_WHAT TO WORK ON_
In the listing below, locate the line that contains "- 2010-03-10" and the line that contains "A recurring meeting was held on these dates: Mon". Restate word for word those two lines and every line between them, and nothing else.

_SOURCE INFORMATION_

══════

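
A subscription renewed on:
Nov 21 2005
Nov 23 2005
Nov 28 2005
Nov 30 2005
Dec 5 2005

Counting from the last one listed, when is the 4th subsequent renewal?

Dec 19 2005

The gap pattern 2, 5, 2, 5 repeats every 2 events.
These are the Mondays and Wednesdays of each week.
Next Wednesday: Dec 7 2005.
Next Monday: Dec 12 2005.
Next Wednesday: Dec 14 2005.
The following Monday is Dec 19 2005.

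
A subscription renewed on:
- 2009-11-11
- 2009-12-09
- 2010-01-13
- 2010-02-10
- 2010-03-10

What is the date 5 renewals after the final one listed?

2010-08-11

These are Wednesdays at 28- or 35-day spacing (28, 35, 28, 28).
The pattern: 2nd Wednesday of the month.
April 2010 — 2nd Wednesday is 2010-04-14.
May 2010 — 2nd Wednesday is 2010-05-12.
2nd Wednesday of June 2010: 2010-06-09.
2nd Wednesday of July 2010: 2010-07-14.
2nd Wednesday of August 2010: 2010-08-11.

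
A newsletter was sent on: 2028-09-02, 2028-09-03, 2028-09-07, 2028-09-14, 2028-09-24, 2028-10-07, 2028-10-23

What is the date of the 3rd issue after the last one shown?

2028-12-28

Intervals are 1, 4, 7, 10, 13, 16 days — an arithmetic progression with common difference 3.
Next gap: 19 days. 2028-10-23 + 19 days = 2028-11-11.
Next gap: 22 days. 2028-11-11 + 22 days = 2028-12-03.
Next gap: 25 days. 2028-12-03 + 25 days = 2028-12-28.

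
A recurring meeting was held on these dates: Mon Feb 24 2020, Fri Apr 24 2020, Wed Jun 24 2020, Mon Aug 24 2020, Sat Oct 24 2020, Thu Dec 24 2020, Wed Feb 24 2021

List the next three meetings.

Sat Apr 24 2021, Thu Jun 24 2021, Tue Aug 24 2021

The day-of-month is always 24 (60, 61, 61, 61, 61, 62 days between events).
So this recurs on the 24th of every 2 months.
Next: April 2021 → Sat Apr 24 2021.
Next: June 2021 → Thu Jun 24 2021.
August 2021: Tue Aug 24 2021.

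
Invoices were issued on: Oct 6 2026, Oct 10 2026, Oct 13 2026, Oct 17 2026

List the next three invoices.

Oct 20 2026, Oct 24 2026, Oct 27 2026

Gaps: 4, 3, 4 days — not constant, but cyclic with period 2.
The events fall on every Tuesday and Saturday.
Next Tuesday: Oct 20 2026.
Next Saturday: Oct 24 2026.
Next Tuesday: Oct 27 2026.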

══════

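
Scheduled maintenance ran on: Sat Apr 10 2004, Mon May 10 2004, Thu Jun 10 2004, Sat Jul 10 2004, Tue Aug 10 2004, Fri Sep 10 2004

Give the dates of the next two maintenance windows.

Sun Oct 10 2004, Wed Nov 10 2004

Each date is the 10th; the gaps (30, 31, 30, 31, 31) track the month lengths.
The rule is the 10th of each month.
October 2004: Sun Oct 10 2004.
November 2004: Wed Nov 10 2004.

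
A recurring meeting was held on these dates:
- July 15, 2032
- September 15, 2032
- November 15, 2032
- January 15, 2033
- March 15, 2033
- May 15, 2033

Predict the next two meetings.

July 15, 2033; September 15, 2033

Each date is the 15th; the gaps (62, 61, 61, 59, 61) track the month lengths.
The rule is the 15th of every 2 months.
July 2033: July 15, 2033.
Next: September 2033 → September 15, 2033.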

══════

_PROBLEM SOLUTION_
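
- 2010-03-10

What is the date 5 renewals after the final one listed?

2010-08-11

These are Wednesdays at 28- or 35-day spacing (28, 35, 28, 28).
The pattern: 2nd Wednesday of the month.
April 2010 — 2nd Wednesday is 2010-04-14.
May 2010 — 2nd Wednesday is 2010-05-12.
2nd Wednesday of June 2010: 2010-06-09.
2nd Wednesday of July 2010: 2010-07-14.
2nd Wednesday of August 2010: 2010-08-11.

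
A newsletter was sent on: 2028-09-02, 2028-09-03, 2028-09-07, 2028-09-14, 2028-09-24, 2028-10-07, 2028-10-23

What is the date of the 3rd issue after the last one shown?

2028-12-28

Intervals are 1, 4, 7, 10, 13, 16 days — an arithmetic progression with common difference 3.
Next gap: 19 days. 2028-10-23 + 19 days = 2028-11-11.
Next gap: 22 days. 2028-11-11 + 22 days = 2028-12-03.
Next gap: 25 days. 2028-12-03 + 25 days = 2028-12-28.

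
A recurring meeting was held on these dates: Mon Feb 24 2020, Fri Apr 24 2020, Wed Jun 24 2020, Mon Aug 24 2020, Sat Oct 24 2020, Thu Dec 24 2020, Wed Feb 24 2021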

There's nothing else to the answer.